#### Action item
Reproduce all entries verbatim, with nothing added or dropped.
Top of Information given
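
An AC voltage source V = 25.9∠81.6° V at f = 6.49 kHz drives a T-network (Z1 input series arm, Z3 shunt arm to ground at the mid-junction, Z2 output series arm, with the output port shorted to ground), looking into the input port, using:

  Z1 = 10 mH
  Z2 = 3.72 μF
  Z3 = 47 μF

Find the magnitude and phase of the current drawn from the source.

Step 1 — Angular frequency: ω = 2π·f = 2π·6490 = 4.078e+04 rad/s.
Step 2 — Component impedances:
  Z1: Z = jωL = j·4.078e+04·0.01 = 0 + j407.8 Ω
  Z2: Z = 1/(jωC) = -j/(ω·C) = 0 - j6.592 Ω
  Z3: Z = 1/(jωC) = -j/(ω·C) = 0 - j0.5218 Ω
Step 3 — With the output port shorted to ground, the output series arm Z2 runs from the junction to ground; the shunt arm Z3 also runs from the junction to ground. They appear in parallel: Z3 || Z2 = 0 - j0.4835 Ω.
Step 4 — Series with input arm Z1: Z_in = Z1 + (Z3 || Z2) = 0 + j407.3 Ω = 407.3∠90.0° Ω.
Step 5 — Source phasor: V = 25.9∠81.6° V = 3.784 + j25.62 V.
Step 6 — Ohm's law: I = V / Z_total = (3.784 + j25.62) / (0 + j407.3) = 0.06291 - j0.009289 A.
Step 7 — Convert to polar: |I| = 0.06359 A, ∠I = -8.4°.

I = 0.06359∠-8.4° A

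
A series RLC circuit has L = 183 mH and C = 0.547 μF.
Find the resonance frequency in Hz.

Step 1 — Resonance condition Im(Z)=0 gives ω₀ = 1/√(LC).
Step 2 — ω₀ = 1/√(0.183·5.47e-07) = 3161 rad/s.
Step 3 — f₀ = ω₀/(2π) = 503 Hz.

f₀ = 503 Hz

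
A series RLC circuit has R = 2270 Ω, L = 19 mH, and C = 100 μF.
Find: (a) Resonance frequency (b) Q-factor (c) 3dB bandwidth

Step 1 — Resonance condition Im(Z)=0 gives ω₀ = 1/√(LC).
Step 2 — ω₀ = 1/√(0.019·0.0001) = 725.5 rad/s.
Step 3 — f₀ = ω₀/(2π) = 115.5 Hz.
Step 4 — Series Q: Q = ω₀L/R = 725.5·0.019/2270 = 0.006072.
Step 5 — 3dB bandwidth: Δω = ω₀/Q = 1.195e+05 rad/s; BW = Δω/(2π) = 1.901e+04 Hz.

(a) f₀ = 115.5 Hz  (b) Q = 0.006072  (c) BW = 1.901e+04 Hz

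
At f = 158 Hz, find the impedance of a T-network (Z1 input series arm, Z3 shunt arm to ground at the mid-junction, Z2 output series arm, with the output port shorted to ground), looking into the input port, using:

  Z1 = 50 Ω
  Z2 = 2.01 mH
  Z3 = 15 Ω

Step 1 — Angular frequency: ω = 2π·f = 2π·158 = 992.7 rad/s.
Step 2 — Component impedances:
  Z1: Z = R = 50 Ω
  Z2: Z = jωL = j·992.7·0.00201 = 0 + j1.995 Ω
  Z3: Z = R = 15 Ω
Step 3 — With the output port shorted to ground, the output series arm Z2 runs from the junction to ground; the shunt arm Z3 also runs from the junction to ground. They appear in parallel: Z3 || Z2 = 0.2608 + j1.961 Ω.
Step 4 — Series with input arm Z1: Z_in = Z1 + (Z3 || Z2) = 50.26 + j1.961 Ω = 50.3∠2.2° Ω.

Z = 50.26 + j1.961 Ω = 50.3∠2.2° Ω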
Bottom of Information given
#### Answer to the problem
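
An AC voltage source V = 25.9∠81.6° V at f = 6.49 kHz drives a T-network (Z1 input series arm, Z3 shunt arm to ground at the mid-junction, Z2 output series arm, with the output port shorted to ground), looking into the input port, using:

  Z1 = 10 mH
  Z2 = 3.72 μF
  Z3 = 47 μF

Find the magnitude and phase of the current drawn from the source.

Step 1 — Angular frequency: ω = 2π·f = 2π·6490 = 4.078e+04 rad/s.
Step 2 — Component impedances:
  Z1: Z = jωL = j·4.078e+04·0.01 = 0 + j407.8 Ω
  Z2: Z = 1/(jωC) = -j/(ω·C) = 0 - j6.592 Ω
  Z3: Z = 1/(jωC) = -j/(ω·C) = 0 - j0.5218 Ω
Step 3 — With the output port shorted to ground, the output series arm Z2 runs from the junction to ground; the shunt arm Z3 also runs from the junction to ground. They appear in parallel: Z3 || Z2 = 0 - j0.4835 Ω.
Step 4 — Series with input arm Z1: Z_in = Z1 + (Z3 || Z2) = 0 + j407.3 Ω = 407.3∠90.0° Ω.
Step 5 — Source phasor: V = 25.9∠81.6° V = 3.784 + j25.62 V.
Step 6 — Ohm's law: I = V / Z_total = (3.784 + j25.62) / (0 + j407.3) = 0.06291 - j0.009289 A.
Step 7 — Convert to polar: |I| = 0.06359 A, ∠I = -8.4°.

I = 0.06359∠-8.4° A

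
A series RLC circuit has L = 183 mH and C = 0.547 μF.
Find the resonance frequency in Hz.

Step 1 — Resonance condition Im(Z)=0 gives ω₀ = 1/√(LC).
Step 2 — ω₀ = 1/√(0.183·5.47e-07) = 3161 rad/s.
Step 3 — f₀ = ω₀/(2π) = 503 Hz.

f₀ = 503 Hz

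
A series RLC circuit has R = 2270 Ω, L = 19 mH, and C = 100 μF.
Find: (a) Resonance frequency (b) Q-factor (c) 3dB bandwidth

Step 1 — Resonance condition Im(Z)=0 gives ω₀ = 1/√(LC).
Step 2 — ω₀ = 1/√(0.019·0.0001) = 725.5 rad/s.
Step 3 — f₀ = ω₀/(2π) = 115.5 Hz.
Step 4 — Series Q: Q = ω₀L/R = 725.5·0.019/2270 = 0.006072.
Step 5 — 3dB bandwidth: Δω = ω₀/Q = 1.195e+05 rad/s; BW = Δω/(2π) = 1.901e+04 Hz.

(a) f₀ = 115.5 Hz  (b) Q = 0.006072  (c) BW = 1.901e+04 Hz

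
At f = 158 Hz, find the impedance of a T-network (Z1 input series arm, Z3 shunt arm to ground at the mid-junction, Z2 output series arm, with the output port shorted to ground), looking into the input port, using:

  Z1 = 50 Ω
  Z2 = 2.01 mH
  Z3 = 15 Ω

Step 1 — Angular frequency: ω = 2π·f = 2π·158 = 992.7 rad/s.
Step 2 — Component impedances:
  Z1: Z = R = 50 Ω
  Z2: Z = jωL = j·992.7·0.00201 = 0 + j1.995 Ω
  Z3: Z = R = 15 Ω
Step 3 — With the output port shorted to ground, the output series arm Z2 runs from the junction to ground; the shunt arm Z3 also runs from the junction to ground. They appear in parallel: Z3 || Z2 = 0.2608 + j1.961 Ω.
Step 4 — Series with input arm Z1: Z_in = Z1 + (Z3 || Z2) = 50.26 + j1.961 Ω = 50.3∠2.2° Ω.

Z = 50.26 + j1.961 Ω = 50.3∠2.2° Ω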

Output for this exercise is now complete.